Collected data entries

------------------------

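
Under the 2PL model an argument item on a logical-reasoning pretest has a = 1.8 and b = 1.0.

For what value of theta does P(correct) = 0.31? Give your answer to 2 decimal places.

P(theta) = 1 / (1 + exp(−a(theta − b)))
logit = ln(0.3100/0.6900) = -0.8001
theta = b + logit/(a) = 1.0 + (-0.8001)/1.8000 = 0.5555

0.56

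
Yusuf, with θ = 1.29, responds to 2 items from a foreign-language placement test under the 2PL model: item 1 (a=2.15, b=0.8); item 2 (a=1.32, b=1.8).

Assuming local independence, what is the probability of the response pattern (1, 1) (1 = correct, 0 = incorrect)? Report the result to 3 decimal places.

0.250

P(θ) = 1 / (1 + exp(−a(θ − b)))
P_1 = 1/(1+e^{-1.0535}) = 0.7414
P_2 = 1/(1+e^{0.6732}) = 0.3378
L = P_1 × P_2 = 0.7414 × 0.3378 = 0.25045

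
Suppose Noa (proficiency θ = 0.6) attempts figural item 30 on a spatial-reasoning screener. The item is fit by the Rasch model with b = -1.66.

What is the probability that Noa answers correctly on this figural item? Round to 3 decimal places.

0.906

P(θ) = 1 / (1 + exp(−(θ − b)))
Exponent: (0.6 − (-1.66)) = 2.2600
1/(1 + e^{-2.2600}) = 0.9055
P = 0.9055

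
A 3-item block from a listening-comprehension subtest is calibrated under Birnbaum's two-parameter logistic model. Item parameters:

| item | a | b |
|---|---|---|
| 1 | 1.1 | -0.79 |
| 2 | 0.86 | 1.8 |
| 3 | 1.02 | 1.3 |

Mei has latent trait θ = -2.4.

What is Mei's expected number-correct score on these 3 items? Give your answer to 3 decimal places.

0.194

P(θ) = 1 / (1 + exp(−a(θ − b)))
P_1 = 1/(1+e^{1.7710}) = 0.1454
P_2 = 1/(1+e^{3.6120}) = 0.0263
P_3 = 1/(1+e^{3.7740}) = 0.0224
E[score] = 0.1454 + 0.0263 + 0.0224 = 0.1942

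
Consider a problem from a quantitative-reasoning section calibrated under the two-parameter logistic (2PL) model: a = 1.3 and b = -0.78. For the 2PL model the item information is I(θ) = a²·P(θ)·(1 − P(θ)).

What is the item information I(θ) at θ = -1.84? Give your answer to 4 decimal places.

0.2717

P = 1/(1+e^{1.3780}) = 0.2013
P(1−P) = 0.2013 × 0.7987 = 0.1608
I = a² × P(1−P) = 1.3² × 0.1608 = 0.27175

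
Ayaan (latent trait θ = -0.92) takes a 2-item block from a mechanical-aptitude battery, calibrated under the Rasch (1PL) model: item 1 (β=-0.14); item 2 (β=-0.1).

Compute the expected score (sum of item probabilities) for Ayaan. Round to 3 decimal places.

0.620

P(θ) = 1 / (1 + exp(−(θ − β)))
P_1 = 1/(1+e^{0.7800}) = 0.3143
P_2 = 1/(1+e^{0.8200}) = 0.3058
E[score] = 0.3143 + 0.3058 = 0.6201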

------------------------

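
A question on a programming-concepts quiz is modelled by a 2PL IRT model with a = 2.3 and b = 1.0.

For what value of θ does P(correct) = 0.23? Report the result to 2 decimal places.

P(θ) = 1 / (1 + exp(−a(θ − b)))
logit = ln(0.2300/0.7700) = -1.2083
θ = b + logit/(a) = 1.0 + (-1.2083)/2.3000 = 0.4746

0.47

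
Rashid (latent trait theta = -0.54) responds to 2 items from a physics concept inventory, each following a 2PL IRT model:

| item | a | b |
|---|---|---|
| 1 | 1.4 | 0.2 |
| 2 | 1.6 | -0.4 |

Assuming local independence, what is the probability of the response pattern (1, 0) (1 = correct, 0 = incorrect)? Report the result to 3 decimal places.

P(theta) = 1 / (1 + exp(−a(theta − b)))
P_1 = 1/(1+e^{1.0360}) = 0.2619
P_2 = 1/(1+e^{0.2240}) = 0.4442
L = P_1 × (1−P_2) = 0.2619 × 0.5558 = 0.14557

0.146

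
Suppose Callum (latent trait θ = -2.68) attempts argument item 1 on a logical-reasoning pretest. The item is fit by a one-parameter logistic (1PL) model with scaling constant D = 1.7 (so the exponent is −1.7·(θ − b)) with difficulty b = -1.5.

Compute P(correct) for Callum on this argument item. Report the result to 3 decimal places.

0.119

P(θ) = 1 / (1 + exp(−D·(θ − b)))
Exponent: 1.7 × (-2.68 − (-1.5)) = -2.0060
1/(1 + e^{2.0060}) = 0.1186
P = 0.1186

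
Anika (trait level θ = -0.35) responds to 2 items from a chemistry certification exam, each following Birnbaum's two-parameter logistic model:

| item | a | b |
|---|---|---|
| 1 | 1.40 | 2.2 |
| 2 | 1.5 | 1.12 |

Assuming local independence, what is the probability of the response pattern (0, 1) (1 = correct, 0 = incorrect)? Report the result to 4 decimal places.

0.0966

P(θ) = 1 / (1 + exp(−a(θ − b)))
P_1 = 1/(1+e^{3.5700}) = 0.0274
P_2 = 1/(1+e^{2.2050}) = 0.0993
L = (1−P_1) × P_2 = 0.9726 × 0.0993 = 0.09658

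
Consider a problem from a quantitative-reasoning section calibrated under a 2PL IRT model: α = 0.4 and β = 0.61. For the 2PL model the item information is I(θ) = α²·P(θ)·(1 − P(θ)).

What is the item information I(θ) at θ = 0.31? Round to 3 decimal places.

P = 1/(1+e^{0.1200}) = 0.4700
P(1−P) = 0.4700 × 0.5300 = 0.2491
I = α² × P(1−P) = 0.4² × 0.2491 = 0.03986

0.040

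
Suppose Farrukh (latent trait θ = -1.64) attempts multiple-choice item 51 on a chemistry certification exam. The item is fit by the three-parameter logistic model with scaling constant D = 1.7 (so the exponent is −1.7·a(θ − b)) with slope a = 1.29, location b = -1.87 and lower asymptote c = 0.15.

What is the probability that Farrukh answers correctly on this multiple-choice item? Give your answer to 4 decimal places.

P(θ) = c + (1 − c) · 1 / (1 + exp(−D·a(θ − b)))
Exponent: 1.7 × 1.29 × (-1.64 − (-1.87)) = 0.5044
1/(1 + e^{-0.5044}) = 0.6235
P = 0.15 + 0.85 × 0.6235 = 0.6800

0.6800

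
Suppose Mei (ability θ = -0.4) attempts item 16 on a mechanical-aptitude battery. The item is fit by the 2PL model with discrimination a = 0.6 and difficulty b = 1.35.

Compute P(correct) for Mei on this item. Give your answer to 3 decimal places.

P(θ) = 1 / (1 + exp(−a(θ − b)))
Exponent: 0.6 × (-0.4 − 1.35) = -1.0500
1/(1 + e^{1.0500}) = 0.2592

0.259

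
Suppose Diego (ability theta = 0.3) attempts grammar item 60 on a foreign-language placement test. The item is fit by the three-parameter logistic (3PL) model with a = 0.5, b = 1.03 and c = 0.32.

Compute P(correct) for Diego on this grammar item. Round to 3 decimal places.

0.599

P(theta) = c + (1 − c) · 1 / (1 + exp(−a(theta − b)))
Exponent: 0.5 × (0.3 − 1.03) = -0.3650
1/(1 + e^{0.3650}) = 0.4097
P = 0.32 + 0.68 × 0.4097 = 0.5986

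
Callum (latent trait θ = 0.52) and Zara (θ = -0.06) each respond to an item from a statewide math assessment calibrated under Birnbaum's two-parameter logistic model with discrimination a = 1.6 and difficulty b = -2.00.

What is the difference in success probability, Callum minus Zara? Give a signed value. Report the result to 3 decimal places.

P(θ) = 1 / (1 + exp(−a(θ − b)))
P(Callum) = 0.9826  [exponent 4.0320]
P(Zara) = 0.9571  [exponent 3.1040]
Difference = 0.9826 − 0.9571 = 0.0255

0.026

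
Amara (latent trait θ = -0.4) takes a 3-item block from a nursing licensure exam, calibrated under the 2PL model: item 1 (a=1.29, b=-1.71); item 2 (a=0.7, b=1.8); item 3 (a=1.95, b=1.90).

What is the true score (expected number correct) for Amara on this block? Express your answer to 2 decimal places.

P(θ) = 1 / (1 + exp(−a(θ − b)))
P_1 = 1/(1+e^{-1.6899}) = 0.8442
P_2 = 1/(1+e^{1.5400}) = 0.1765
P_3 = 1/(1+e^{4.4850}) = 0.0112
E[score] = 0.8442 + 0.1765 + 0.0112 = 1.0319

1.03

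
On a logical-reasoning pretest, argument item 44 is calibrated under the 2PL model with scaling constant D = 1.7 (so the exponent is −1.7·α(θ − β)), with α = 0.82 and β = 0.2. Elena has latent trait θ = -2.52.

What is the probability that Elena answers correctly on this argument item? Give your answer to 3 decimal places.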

------------------------

**TASK TO COMPLETE:**
Starting with the line that holds "Under the 2PL model an" and ending with the line that holds "a²·P(θ)·(1 − P(θ)).", retype every line in the data above exactly, and nothing else.

**ANSWER BELOW:**
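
Under the 2PL model an argument item on a logical-reasoning pretest has a = 1.8 and b = 1.0.

For what value of theta does P(correct) = 0.31? Give your answer to 2 decimal places.

P(theta) = 1 / (1 + exp(−a(theta − b)))
logit = ln(0.3100/0.6900) = -0.8001
theta = b + logit/(a) = 1.0 + (-0.8001)/1.8000 = 0.5555

0.56

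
Yusuf, with θ = 1.29, responds to 2 items from a foreign-language placement test under the 2PL model: item 1 (a=2.15, b=0.8); item 2 (a=1.32, b=1.8).

Assuming local independence, what is the probability of the response pattern (1, 1) (1 = correct, 0 = incorrect)? Report the result to 3 decimal places.

0.250

P(θ) = 1 / (1 + exp(−a(θ − b)))
P_1 = 1/(1+e^{-1.0535}) = 0.7414
P_2 = 1/(1+e^{0.6732}) = 0.3378
L = P_1 × P_2 = 0.7414 × 0.3378 = 0.25045

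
Suppose Noa (proficiency θ = 0.6) attempts figural item 30 on a spatial-reasoning screener. The item is fit by the Rasch model with b = -1.66.

What is the probability that Noa answers correctly on this figural item? Round to 3 decimal places.

0.906

P(θ) = 1 / (1 + exp(−(θ − b)))
Exponent: (0.6 − (-1.66)) = 2.2600
1/(1 + e^{-2.2600}) = 0.9055
P = 0.9055

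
A 3-item block from a listening-comprehension subtest is calibrated under Birnbaum's two-parameter logistic model. Item parameters:

| item | a | b |
|---|---|---|
| 1 | 1.1 | -0.79 |
| 2 | 0.86 | 1.8 |
| 3 | 1.02 | 1.3 |

Mei has latent trait θ = -2.4.

What is Mei's expected number-correct score on these 3 items? Give your answer to 3 decimal places.

0.194

P(θ) = 1 / (1 + exp(−a(θ − b)))
P_1 = 1/(1+e^{1.7710}) = 0.1454
P_2 = 1/(1+e^{3.6120}) = 0.0263
P_3 = 1/(1+e^{3.7740}) = 0.0224
E[score] = 0.1454 + 0.0263 + 0.0224 = 0.1942

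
Consider a problem from a quantitative-reasoning section calibrated under the two-parameter logistic (2PL) model: a = 1.3 and b = -0.78. For the 2PL model the item information is I(θ) = a²·P(θ)·(1 − P(θ)).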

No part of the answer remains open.